Data extract section start

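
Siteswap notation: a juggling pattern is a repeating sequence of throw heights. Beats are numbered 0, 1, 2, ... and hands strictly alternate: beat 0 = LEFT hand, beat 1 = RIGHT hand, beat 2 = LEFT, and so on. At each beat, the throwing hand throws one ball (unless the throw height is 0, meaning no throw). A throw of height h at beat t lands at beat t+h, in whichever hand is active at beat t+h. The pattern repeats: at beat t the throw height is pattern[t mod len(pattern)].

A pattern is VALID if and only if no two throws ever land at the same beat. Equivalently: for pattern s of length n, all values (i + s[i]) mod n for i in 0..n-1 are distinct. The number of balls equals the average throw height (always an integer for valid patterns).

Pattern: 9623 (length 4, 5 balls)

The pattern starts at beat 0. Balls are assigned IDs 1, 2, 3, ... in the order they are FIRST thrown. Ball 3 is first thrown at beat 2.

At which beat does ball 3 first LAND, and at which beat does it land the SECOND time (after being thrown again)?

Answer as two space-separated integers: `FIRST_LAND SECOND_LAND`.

Beat 0 (L): throw ball1 h=9 -> lands@9:R; in-air after throw: [b1@9:R]
Beat 1 (R): throw ball2 h=6 -> lands@7:R; in-air after throw: [b2@7:R b1@9:R]
Beat 2 (L): throw ball3 h=2 -> lands@4:L; in-air after throw: [b3@4:L b2@7:R b1@9:R]
Beat 3 (R): throw ball4 h=3 -> lands@6:L; in-air after throw: [b3@4:L b4@6:L b2@7:R b1@9:R]
Beat 4 (L): throw ball3 h=9 -> lands@13:R; in-air after throw: [b4@6:L b2@7:R b1@9:R b3@13:R]
Beat 5 (R): throw ball5 h=6 -> lands@11:R; in-air after throw: [b4@6:L b2@7:R b1@9:R b5@11:R b3@13:R]
Beat 6 (L): throw ball4 h=2 -> lands@8:L; in-air after throw: [b2@7:R b4@8:L b1@9:R b5@11:R b3@13:R]
Beat 7 (R): throw ball2 h=3 -> lands@10:L; in-air after throw: [b4@8:L b1@9:R b2@10:L b5@11:R b3@13:R]
Beat 8 (L): throw ball4 h=9 -> lands@17:R; in-air after throw: [b1@9:R b2@10:L b5@11:R b3@13:R b4@17:R]
Beat 9 (R): throw ball1 h=6 -> lands@15:R; in-air after throw: [b2@10:L b5@11:R b3@13:R b1@15:R b4@17:R]
Beat 10 (L): throw ball2 h=2 -> lands@12:L; in-air after throw: [b5@11:R b2@12:L b3@13:R b1@15:R b4@17:R]
Beat 11 (R): throw ball5 h=3 -> lands@14:L; in-air after throw: [b2@12:L b3@13:R b5@14:L b1@15:R b4@17:R]
Beat 12 (L): throw ball2 h=9 -> lands@21:R; in-air after throw: [b3@13:R b5@14:L b1@15:R b4@17:R b2@21:R]
Beat 13 (R): throw ball3 h=6 -> lands@19:R; in-air after throw: [b5@14:L b1@15:R b4@17:R b3@19:R b2@21:R]
Ball 3: thrown@2 h=2 -> first land @4; rethrown@4 h=9 -> second land @13

Answer: 4 13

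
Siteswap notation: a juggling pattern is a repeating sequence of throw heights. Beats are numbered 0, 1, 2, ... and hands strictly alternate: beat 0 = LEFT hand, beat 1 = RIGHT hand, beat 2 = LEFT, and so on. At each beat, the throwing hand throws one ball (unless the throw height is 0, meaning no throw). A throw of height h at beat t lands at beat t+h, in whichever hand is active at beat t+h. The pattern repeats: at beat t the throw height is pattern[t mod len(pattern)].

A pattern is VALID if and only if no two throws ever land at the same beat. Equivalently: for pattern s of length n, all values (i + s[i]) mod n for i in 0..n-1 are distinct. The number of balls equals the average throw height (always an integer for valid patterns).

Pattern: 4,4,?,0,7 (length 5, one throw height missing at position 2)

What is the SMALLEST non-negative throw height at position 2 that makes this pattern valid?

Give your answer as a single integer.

Answer: 0

Derivation:
i=0: (0 + 4) mod 5 = 4
i=1: (1 + 4) mod 5 = 0
i=2: s[i]=? (unknown)
i=3: (3 + 0) mod 5 = 3
i=4: (4 + 7) mod 5 = 1
Known residues: [0, 1, 3, 4]; need a permutation of 0..4, so missing residue r = 2
Need (2 + s) mod 5 = 2; smallest s = (2 - 2) mod 5 = 0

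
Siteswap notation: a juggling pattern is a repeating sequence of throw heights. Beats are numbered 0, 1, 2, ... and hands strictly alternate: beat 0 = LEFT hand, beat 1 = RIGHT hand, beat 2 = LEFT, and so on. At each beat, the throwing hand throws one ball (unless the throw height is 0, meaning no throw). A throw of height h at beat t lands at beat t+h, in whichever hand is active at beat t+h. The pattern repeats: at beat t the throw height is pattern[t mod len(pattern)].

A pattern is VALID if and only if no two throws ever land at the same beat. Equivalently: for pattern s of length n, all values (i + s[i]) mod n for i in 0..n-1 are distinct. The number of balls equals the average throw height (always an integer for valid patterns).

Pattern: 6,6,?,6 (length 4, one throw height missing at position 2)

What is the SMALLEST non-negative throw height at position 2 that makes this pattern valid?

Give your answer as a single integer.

Answer: 2

Derivation:
i=0: (0 + 6) mod 4 = 2
i=1: (1 + 6) mod 4 = 3
i=2: s[i]=? (unknown)
i=3: (3 + 6) mod 4 = 1
Known residues: [1, 2, 3]; need a permutation of 0..3, so missing residue r = 0
Need (2 + s) mod 4 = 0; smallest s = (0 - 2) mod 4 = 2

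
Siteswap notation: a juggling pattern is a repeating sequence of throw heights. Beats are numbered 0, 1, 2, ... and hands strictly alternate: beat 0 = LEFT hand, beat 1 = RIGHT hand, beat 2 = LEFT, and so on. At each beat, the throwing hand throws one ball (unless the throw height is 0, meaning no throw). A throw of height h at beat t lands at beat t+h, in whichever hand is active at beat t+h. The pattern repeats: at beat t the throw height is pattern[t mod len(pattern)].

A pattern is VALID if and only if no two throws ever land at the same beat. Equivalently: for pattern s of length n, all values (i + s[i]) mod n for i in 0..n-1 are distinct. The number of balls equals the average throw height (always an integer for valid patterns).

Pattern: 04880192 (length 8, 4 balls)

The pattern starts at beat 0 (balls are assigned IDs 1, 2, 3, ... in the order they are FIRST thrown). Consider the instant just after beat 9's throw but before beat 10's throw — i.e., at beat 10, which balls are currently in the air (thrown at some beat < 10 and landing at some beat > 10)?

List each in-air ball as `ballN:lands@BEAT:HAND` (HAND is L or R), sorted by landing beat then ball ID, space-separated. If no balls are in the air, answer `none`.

Beat 1 (R): throw ball1 h=4 -> lands@5:R; in-air after throw: [b1@5:R]
Beat 2 (L): throw ball2 h=8 -> lands@10:L; in-air after throw: [b1@5:R b2@10:L]
Beat 3 (R): throw ball3 h=8 -> lands@11:R; in-air after throw: [b1@5:R b2@10:L b3@11:R]
Beat 5 (R): throw ball1 h=1 -> lands@6:L; in-air after throw: [b1@6:L b2@10:L b3@11:R]
Beat 6 (L): throw ball1 h=9 -> lands@15:R; in-air after throw: [b2@10:L b3@11:R b1@15:R]
Beat 7 (R): throw ball4 h=2 -> lands@9:R; in-air after throw: [b4@9:R b2@10:L b3@11:R b1@15:R]
Beat 9 (R): throw ball4 h=4 -> lands@13:R; in-air after throw: [b2@10:L b3@11:R b4@13:R b1@15:R]
Beat 10 (L): throw ball2 h=8 -> lands@18:L; in-air after throw: [b3@11:R b4@13:R b1@15:R b2@18:L]

Answer: ball3:lands@11:R ball4:lands@13:R ball1:lands@15:R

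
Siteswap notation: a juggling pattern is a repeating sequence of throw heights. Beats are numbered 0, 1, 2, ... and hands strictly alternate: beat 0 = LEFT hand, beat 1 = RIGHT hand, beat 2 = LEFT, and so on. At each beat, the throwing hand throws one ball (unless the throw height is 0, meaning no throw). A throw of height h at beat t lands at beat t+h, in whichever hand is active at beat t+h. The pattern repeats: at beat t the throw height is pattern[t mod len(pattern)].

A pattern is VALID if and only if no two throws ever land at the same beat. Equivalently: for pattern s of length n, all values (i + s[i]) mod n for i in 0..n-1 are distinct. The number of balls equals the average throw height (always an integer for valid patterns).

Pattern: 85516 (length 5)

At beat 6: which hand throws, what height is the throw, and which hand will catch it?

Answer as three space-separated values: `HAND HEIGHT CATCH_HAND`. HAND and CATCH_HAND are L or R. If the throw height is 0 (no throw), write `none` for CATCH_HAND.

Beat 6: 6 mod 2 = 0, so hand = L
Throw height = pattern[6 mod 5] = pattern[1] = 5
Lands at beat 6+5=11, 11 mod 2 = 1, so catch hand = R

Answer: L 5 R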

Data extract section end

Task objective:
Search the entries for the string "they" and collect each line that has it.

Exercise output:
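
The pattern starts at beat 0. Balls are assigned IDs 1, 2, 3, ... in the order they are FIRST thrown. Ball 3 is first thrown at beat 2.
The pattern starts at beat 0 (balls are assigned IDs 1, 2, 3, ... in the order they are FIRST thrown). Consider the instant just after beat 9's throw but before beat 10's throw — i.e., at beat 10, which balls are currently in the air (thrown at some beat < 10 and landing at some beat > 10)?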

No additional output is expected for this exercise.